[WORK TASK]
Write out, from the entries below, exactly the lines that run between the lines holding "Let Z = (-3)²." and "Answer: 502744 +", inclusive, and stop there.
* * * * * * *
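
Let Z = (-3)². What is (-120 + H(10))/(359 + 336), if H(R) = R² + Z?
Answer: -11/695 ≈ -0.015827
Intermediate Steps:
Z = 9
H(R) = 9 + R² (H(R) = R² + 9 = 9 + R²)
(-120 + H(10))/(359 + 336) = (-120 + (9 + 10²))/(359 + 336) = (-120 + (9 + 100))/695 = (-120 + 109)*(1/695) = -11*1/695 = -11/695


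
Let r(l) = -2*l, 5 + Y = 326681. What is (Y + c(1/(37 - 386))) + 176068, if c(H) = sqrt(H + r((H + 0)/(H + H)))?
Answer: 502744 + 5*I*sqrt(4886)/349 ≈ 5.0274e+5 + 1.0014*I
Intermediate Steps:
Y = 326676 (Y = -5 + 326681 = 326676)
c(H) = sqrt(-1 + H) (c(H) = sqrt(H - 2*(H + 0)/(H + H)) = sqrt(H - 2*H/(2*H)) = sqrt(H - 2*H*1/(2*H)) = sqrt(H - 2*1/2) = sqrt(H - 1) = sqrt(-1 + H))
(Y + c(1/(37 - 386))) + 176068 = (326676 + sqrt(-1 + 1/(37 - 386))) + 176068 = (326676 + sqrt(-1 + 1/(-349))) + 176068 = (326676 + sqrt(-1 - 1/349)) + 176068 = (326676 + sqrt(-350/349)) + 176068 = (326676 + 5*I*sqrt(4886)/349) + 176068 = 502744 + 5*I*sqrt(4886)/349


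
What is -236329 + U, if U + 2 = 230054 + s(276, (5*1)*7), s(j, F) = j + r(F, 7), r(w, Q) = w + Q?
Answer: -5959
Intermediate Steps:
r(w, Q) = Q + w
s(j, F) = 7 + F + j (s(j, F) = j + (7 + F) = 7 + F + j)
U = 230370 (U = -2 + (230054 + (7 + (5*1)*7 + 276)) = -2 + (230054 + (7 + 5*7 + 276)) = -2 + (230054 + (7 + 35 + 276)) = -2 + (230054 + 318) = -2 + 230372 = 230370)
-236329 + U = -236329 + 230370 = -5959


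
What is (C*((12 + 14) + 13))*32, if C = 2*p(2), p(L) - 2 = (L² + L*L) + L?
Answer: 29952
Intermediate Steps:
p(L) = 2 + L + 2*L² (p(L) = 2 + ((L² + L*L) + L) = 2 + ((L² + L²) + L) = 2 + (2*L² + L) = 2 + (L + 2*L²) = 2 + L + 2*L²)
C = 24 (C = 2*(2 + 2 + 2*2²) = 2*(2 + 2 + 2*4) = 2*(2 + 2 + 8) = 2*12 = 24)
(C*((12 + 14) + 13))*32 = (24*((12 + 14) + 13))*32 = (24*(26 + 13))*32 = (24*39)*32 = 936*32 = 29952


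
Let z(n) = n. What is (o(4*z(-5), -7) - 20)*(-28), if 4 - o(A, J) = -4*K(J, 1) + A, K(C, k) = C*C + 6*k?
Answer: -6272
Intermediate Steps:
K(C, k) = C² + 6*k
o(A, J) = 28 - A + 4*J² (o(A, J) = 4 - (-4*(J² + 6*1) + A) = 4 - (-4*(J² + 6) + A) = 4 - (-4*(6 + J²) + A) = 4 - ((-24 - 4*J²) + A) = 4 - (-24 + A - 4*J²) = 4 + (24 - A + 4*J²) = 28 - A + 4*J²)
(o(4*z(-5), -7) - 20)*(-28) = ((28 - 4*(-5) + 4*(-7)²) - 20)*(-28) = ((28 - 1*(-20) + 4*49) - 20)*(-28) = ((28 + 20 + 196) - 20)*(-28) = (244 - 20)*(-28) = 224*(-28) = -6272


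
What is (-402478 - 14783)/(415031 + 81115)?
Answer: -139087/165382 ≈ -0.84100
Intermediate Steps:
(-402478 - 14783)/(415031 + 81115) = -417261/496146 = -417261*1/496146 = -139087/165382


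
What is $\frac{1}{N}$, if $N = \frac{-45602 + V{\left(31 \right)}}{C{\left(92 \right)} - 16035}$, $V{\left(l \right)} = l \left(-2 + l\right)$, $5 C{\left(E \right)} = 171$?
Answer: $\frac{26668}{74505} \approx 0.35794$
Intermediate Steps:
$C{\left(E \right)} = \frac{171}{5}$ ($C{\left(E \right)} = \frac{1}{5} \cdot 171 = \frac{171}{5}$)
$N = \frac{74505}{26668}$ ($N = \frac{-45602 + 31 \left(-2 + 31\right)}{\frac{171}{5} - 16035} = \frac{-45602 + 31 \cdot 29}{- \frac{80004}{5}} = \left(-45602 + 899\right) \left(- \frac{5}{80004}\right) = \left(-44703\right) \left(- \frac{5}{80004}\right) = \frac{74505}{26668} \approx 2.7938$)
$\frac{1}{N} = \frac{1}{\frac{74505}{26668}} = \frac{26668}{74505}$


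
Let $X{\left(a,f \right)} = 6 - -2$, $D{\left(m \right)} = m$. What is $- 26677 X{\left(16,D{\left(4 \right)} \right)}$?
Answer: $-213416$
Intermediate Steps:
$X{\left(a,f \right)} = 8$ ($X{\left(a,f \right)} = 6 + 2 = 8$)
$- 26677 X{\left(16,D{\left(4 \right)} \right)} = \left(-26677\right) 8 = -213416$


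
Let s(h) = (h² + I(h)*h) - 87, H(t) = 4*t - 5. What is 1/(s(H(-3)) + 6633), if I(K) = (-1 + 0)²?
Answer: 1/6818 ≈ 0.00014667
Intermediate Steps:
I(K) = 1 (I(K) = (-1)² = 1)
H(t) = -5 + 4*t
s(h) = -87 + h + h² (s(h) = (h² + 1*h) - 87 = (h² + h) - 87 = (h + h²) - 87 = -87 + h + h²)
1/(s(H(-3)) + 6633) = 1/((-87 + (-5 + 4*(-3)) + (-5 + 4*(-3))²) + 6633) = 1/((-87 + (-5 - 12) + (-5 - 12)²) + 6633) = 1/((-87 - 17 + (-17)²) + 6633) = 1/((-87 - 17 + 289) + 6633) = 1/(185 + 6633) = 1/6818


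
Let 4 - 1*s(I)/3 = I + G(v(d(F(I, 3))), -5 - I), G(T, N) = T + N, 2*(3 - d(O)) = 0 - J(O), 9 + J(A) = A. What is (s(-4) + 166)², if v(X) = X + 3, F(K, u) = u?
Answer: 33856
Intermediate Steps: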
* * * * * * *
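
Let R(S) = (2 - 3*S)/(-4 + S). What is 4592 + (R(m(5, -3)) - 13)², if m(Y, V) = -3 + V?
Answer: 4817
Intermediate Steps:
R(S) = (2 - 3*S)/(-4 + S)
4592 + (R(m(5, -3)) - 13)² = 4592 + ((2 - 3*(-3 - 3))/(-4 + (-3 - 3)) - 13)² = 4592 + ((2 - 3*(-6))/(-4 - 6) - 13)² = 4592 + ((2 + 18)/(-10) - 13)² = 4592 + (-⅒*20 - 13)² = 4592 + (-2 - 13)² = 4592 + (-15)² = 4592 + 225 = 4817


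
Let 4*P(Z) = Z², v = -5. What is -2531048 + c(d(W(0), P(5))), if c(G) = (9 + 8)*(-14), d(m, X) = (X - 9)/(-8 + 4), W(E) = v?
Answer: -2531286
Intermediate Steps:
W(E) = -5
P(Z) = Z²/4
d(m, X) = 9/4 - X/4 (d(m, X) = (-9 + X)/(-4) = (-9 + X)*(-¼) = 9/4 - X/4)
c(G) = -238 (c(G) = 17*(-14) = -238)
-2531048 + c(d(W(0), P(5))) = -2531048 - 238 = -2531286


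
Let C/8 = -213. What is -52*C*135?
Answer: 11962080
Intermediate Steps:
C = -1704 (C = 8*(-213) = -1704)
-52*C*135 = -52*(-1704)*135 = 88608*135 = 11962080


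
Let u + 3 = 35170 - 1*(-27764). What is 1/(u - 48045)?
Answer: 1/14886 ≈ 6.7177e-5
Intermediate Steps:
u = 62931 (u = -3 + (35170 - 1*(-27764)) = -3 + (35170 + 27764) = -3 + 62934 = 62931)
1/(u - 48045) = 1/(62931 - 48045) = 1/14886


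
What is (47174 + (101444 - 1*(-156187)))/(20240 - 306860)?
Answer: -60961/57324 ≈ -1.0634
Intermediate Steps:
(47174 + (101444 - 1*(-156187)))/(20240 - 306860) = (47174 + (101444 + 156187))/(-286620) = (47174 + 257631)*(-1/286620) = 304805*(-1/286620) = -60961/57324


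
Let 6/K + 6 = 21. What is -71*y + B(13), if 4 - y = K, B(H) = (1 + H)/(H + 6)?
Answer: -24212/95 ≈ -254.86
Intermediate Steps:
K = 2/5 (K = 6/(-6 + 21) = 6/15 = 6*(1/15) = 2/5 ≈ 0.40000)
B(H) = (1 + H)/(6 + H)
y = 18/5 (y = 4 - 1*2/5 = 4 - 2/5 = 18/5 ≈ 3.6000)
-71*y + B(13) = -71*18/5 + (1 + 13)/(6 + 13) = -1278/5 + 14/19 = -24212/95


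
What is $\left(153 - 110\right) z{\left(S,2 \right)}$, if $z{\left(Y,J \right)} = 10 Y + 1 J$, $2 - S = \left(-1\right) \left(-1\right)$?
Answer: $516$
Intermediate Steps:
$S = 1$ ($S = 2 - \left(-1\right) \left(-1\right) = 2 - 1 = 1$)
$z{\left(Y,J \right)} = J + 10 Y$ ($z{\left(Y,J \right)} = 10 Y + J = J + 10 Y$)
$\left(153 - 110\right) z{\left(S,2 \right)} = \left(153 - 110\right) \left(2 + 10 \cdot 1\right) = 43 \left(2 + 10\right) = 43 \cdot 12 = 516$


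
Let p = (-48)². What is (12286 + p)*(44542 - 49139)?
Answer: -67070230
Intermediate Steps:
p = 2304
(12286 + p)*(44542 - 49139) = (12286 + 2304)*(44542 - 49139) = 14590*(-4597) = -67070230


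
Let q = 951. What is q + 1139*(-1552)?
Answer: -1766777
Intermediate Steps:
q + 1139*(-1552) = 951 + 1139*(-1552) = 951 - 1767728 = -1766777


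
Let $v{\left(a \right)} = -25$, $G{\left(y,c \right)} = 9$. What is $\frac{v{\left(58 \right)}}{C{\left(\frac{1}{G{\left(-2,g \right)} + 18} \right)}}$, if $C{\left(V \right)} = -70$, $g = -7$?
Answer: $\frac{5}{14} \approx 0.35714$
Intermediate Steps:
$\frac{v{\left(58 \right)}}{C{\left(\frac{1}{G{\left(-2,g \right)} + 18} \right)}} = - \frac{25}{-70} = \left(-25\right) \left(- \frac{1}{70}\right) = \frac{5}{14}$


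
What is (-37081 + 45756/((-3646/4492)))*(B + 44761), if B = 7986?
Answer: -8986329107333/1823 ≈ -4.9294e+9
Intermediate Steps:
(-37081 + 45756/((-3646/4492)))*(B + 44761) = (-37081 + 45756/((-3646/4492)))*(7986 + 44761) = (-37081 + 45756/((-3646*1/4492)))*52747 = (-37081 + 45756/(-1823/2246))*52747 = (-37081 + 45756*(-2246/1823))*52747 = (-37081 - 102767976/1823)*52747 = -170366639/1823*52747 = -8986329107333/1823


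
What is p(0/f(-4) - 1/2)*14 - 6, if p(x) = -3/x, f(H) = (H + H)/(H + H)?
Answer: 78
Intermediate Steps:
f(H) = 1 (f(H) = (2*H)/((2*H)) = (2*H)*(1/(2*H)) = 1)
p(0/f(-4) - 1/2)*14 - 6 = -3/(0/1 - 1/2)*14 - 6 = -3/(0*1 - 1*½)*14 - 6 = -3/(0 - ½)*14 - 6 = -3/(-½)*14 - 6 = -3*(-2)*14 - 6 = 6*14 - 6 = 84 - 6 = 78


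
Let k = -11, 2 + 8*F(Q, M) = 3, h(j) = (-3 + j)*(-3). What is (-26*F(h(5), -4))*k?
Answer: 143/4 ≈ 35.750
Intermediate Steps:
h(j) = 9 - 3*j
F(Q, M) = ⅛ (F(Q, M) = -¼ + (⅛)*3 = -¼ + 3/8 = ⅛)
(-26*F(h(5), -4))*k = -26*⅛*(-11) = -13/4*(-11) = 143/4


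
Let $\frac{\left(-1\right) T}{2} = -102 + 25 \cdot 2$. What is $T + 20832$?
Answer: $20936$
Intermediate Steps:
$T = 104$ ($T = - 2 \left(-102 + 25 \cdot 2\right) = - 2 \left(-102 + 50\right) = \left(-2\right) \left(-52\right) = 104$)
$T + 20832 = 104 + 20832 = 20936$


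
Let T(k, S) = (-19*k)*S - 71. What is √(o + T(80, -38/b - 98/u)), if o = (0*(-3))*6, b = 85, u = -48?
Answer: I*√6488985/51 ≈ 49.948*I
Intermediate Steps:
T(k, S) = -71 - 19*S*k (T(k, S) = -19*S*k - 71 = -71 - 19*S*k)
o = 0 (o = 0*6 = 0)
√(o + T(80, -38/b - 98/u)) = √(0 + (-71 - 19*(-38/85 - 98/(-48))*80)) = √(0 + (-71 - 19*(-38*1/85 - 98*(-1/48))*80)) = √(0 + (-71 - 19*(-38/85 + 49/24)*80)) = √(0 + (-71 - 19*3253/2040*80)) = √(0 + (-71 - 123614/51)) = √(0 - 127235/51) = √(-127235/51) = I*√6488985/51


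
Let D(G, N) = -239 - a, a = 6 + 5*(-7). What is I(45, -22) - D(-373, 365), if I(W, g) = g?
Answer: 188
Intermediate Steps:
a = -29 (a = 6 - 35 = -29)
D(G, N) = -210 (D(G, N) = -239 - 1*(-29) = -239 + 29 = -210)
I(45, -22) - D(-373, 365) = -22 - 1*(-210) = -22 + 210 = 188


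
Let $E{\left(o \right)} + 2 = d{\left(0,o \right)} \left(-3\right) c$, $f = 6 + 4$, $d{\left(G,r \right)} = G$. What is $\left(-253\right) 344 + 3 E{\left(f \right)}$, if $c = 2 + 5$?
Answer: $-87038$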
* * * * * * *
[ANSWER BELOW]
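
Let Z = (-3)². What is (-120 + H(10))/(359 + 336), if H(R) = R² + Z?
Answer: -11/695 ≈ -0.015827
Intermediate Steps:
Z = 9
H(R) = 9 + R² (H(R) = R² + 9 = 9 + R²)
(-120 + H(10))/(359 + 336) = (-120 + (9 + 10²))/(359 + 336) = (-120 + (9 + 100))/695 = (-120 + 109)*(1/695) = -11*1/695 = -11/695


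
Let r(l) = -2*l, 5 + Y = 326681. What is (Y + c(1/(37 - 386))) + 176068, if c(H) = sqrt(H + r((H + 0)/(H + H)))?
Answer: 502744 + 5*I*sqrt(4886)/349 ≈ 5.0274e+5 + 1.0014*I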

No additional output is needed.